:: Assignment ::
Whenever the word "Consider" turns up in a line below, that line should be copied.

[Stored data entries]
◇ ◇ ◇ ◇ ◇

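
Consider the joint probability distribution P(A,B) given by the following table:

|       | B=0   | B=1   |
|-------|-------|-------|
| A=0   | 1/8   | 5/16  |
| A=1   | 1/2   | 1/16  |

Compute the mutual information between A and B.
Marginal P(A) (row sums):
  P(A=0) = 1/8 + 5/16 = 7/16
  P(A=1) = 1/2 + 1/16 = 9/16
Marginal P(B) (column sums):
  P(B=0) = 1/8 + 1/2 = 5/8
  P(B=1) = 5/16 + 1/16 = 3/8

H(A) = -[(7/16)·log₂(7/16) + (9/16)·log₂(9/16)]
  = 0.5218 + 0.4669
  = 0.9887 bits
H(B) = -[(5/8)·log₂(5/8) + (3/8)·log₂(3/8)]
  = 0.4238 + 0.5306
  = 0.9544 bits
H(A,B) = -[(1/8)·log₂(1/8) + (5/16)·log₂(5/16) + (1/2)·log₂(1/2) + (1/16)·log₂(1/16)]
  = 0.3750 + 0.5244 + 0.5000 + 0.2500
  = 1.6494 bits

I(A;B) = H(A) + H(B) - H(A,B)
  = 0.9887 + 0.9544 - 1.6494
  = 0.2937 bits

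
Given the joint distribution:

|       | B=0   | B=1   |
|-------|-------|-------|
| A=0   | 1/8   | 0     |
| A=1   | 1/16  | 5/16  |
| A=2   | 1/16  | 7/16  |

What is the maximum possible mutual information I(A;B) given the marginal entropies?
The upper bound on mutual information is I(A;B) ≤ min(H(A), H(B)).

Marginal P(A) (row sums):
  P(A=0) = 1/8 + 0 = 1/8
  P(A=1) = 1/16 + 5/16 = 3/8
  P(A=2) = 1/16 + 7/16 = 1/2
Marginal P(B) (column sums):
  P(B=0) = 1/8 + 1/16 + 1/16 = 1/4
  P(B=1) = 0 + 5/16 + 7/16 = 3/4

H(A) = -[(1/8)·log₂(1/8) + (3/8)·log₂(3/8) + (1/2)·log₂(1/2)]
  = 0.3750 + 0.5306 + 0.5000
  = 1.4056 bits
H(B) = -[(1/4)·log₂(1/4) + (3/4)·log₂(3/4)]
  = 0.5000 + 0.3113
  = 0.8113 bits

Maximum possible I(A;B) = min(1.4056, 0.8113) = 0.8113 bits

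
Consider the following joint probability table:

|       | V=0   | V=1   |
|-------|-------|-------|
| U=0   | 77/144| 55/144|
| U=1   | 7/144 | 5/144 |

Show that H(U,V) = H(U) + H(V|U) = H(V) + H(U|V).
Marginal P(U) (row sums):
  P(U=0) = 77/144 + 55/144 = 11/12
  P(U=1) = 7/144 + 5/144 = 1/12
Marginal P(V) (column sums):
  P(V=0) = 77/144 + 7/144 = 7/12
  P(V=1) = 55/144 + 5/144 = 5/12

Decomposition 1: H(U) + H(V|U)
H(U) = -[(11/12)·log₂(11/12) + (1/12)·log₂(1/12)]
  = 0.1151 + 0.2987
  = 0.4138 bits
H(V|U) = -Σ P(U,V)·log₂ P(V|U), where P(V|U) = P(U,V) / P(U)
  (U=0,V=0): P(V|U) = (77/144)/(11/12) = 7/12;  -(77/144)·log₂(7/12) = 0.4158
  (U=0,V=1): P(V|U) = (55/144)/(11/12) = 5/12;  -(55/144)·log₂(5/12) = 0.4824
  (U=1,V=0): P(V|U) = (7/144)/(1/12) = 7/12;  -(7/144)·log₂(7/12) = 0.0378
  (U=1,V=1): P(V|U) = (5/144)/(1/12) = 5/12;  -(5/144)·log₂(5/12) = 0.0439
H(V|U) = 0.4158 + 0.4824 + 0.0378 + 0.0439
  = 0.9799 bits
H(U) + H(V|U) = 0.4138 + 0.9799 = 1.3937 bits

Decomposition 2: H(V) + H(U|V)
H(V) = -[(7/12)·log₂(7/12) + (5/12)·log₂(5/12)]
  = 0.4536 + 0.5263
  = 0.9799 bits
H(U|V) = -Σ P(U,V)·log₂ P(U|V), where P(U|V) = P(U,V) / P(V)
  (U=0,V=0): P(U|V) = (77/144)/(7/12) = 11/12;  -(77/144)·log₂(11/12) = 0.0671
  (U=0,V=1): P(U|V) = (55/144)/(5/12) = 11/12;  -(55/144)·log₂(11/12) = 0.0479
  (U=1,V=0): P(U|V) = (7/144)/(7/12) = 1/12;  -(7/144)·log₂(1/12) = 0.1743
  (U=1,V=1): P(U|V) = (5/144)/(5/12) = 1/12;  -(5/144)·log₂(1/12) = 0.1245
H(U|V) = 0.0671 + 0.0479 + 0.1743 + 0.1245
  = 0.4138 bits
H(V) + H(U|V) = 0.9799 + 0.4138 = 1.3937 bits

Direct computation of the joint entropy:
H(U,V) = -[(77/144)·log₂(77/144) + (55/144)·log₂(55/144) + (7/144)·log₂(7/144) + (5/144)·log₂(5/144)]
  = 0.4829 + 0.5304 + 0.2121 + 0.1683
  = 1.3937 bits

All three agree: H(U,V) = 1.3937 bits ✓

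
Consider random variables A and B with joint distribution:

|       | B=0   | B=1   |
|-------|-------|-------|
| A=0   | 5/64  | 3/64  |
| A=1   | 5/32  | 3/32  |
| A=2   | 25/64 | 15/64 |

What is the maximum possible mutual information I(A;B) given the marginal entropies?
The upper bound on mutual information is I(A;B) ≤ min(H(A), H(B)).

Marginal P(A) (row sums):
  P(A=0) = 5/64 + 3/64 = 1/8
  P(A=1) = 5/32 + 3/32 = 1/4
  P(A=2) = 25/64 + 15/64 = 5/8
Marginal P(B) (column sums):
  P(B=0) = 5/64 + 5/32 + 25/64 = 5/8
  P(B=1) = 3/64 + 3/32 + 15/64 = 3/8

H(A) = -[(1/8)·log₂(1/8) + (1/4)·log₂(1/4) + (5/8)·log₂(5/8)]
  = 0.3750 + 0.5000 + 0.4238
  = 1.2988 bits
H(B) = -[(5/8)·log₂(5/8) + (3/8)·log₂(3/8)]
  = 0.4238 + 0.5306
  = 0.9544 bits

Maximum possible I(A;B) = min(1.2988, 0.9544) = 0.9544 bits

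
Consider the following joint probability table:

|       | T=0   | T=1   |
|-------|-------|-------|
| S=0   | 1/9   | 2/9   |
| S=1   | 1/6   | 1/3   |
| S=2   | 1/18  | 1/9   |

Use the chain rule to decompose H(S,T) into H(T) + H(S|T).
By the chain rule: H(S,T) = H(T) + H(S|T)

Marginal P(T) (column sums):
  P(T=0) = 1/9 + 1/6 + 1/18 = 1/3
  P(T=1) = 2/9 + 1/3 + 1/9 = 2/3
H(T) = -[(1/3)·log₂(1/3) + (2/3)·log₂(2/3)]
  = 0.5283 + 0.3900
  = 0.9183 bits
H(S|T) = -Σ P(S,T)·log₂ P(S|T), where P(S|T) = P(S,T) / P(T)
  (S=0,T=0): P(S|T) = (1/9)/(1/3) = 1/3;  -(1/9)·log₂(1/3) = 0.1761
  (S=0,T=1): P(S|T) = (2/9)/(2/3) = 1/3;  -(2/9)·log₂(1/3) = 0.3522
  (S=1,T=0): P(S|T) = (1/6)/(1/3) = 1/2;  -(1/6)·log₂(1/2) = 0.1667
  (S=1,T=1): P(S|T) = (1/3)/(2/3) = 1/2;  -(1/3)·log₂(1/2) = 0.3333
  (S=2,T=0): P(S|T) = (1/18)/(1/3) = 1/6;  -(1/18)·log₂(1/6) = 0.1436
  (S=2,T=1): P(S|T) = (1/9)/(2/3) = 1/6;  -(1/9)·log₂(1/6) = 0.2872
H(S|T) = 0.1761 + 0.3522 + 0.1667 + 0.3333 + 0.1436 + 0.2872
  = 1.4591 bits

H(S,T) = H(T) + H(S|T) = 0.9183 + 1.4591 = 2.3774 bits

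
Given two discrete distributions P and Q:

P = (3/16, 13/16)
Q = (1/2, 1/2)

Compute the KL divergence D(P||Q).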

◇ ◇ ◇ ◇ ◇

:: Answer to this exercise ::
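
Consider the joint probability distribution P(A,B) given by the following table:
Consider the following joint probability table:
Consider random variables A and B with joint distribution:
Consider the following joint probability table: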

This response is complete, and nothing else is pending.